> **Task description**
Below are several records. Retype exactly those lines running from the one with "Reconstruction from a" through the one with "Prüfer encode: repeat", end lines included, and no others.

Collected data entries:
-------

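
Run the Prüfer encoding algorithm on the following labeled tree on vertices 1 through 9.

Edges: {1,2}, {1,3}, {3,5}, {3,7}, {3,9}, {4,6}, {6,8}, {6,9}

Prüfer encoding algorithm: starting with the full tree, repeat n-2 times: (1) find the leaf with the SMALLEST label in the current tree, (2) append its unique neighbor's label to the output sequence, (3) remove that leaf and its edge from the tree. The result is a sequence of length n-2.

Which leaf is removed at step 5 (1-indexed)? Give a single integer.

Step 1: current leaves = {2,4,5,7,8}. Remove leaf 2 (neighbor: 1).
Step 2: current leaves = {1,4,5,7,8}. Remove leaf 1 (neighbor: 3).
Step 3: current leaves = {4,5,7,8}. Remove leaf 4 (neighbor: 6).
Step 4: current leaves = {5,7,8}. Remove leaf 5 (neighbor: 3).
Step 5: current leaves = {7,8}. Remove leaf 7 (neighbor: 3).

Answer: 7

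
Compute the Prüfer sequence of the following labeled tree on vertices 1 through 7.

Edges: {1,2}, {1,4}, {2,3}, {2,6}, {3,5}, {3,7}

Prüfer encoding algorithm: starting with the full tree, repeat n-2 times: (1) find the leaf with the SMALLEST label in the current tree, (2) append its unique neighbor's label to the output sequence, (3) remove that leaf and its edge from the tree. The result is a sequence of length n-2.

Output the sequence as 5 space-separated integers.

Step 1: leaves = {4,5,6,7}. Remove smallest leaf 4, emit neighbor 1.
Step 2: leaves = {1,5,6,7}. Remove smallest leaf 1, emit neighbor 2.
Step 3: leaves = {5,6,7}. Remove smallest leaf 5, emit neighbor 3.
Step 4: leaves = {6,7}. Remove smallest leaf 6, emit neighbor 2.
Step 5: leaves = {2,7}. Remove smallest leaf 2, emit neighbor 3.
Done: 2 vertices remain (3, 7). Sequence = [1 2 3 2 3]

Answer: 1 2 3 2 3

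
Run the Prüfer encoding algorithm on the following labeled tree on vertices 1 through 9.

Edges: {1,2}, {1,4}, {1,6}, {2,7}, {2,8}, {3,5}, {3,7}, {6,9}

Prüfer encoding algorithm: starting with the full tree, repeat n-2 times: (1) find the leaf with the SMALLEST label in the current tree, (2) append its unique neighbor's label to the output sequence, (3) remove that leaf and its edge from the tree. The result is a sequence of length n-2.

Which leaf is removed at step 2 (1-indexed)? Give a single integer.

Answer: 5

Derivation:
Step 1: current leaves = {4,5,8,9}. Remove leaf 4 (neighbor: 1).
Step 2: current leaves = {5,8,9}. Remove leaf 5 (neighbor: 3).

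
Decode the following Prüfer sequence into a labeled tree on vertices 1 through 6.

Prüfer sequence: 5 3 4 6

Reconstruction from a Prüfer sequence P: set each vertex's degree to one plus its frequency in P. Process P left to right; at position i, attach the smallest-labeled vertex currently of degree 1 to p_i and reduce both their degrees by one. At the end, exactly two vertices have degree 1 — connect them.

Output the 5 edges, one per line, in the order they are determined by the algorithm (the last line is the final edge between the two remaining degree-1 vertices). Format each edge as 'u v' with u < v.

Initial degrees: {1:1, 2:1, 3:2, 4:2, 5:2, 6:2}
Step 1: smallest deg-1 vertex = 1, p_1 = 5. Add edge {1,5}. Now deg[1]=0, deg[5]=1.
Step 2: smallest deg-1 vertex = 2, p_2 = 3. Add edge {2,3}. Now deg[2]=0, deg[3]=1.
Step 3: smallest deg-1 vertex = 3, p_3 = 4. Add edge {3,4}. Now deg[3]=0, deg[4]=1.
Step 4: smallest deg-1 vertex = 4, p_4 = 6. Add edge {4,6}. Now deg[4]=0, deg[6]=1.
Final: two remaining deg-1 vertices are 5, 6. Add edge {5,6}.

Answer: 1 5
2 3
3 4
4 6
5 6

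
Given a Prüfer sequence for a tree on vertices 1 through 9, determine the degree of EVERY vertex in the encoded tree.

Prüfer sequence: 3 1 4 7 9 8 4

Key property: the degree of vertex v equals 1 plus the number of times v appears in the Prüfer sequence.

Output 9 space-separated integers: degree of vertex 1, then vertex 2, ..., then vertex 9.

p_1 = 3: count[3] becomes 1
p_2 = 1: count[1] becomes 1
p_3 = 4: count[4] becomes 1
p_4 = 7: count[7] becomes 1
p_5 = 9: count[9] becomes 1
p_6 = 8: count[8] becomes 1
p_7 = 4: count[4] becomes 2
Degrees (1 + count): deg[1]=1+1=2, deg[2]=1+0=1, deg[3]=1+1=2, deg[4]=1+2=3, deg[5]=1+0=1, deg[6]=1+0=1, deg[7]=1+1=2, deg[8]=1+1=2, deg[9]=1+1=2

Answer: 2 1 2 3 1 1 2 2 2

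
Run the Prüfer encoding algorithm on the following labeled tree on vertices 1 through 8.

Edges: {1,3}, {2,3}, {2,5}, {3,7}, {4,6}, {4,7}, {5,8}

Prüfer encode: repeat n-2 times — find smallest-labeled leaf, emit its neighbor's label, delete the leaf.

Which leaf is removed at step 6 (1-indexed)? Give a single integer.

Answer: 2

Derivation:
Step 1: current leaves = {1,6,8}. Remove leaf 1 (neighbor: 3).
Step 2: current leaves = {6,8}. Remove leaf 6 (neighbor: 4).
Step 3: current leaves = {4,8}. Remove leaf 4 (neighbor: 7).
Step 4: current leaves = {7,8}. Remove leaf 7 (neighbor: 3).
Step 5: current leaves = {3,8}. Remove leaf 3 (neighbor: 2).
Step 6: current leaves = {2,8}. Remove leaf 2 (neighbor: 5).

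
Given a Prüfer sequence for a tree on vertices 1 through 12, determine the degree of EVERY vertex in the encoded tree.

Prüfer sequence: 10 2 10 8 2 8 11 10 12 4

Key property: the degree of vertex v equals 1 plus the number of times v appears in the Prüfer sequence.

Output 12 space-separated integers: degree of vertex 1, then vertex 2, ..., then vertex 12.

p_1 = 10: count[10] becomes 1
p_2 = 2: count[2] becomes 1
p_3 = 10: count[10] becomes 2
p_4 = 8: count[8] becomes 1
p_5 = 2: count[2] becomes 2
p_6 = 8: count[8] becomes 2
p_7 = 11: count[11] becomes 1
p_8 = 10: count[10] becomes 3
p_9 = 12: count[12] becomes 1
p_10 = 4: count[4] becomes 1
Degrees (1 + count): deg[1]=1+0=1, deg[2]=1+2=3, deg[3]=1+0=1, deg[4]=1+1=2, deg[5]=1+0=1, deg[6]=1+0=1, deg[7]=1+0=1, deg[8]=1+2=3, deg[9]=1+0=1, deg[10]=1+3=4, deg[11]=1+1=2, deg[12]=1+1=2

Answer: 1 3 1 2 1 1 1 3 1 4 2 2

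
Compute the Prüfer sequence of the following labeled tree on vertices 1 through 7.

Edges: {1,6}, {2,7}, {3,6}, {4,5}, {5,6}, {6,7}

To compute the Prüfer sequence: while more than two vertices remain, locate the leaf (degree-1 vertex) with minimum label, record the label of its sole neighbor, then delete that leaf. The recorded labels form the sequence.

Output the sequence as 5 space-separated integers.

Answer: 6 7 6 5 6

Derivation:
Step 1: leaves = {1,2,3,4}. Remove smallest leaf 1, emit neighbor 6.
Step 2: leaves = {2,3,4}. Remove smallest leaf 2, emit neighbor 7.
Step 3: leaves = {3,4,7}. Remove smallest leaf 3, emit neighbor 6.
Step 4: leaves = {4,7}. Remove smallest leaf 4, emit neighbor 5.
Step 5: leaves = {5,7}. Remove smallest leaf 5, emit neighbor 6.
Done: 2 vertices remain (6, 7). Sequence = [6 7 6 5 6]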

-------

> **Reply to the task**
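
Reconstruction from a Prüfer sequence P: set each vertex's degree to one plus its frequency in P. Process P left to right; at position i, attach the smallest-labeled vertex currently of degree 1 to p_i and reduce both their degrees by one. At the end, exactly two vertices have degree 1 — connect them.

Output the 5 edges, one per line, in the order they are determined by the algorithm (the last line is the final edge between the two remaining degree-1 vertices). Format each edge as 'u v' with u < v.

Initial degrees: {1:1, 2:1, 3:2, 4:2, 5:2, 6:2}
Step 1: smallest deg-1 vertex = 1, p_1 = 5. Add edge {1,5}. Now deg[1]=0, deg[5]=1.
Step 2: smallest deg-1 vertex = 2, p_2 = 3. Add edge {2,3}. Now deg[2]=0, deg[3]=1.
Step 3: smallest deg-1 vertex = 3, p_3 = 4. Add edge {3,4}. Now deg[3]=0, deg[4]=1.
Step 4: smallest deg-1 vertex = 4, p_4 = 6. Add edge {4,6}. Now deg[4]=0, deg[6]=1.
Final: two remaining deg-1 vertices are 5, 6. Add edge {5,6}.

Answer: 1 5
2 3
3 4
4 6
5 6

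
Given a Prüfer sequence for a tree on vertices 1 through 9, determine the degree of EVERY vertex in the encoded tree.

Prüfer sequence: 3 1 4 7 9 8 4

Key property: the degree of vertex v equals 1 plus the number of times v appears in the Prüfer sequence.

Output 9 space-separated integers: degree of vertex 1, then vertex 2, ..., then vertex 9.

p_1 = 3: count[3] becomes 1
p_2 = 1: count[1] becomes 1
p_3 = 4: count[4] becomes 1
p_4 = 7: count[7] becomes 1
p_5 = 9: count[9] becomes 1
p_6 = 8: count[8] becomes 1
p_7 = 4: count[4] becomes 2
Degrees (1 + count): deg[1]=1+1=2, deg[2]=1+0=1, deg[3]=1+1=2, deg[4]=1+2=3, deg[5]=1+0=1, deg[6]=1+0=1, deg[7]=1+1=2, deg[8]=1+1=2, deg[9]=1+1=2

Answer: 2 1 2 3 1 1 2 2 2

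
Run the Prüfer encoding algorithm on the following labeled tree on vertices 1 through 8.

Edges: {1,3}, {2,3}, {2,5}, {3,7}, {4,6}, {4,7}, {5,8}

Prüfer encode: repeat n-2 times — find smallest-labeled leaf, emit its neighbor's label, delete the leaf.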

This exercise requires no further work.